- _DIRECTIONS_:
Given the entries below, please return each one exactly.

--- START ---

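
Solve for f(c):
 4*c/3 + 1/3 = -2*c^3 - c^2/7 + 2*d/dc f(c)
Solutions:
 f(c) = C1 + c^4/4 + c^3/42 + c^2/3 + c/6


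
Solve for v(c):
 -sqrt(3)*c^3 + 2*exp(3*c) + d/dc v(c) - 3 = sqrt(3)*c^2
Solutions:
 v(c) = C1 + sqrt(3)*c^4/4 + sqrt(3)*c^3/3 + 3*c - 2*exp(3*c)/3


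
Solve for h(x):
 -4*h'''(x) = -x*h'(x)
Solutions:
 h(x) = C1 + Integral(C2*airyai(2^(1/3)*x/2) + C3*airybi(2^(1/3)*x/2), x)


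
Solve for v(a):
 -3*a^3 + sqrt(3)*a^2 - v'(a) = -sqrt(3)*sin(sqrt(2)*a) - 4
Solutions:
 v(a) = C1 - 3*a^4/4 + sqrt(3)*a^3/3 + 4*a - sqrt(6)*cos(sqrt(2)*a)/2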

--- END ---

- _RESPONSE TO THE TASK_:
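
Solve for f(c):
 4*c/3 + 1/3 = -2*c^3 - c^2/7 + 2*d/dc f(c)
Solutions:
 f(c) = C1 + c^4/4 + c^3/42 + c^2/3 + c/6


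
Solve for v(c):
 -sqrt(3)*c^3 + 2*exp(3*c) + d/dc v(c) - 3 = sqrt(3)*c^2
Solutions:
 v(c) = C1 + sqrt(3)*c^4/4 + sqrt(3)*c^3/3 + 3*c - 2*exp(3*c)/3


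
Solve for h(x):
 -4*h'''(x) = -x*h'(x)
Solutions:
 h(x) = C1 + Integral(C2*airyai(2^(1/3)*x/2) + C3*airybi(2^(1/3)*x/2), x)


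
Solve for v(a):
 -3*a^3 + sqrt(3)*a^2 - v'(a) = -sqrt(3)*sin(sqrt(2)*a) - 4
Solutions:
 v(a) = C1 - 3*a^4/4 + sqrt(3)*a^3/3 + 4*a - sqrt(6)*cos(sqrt(2)*a)/2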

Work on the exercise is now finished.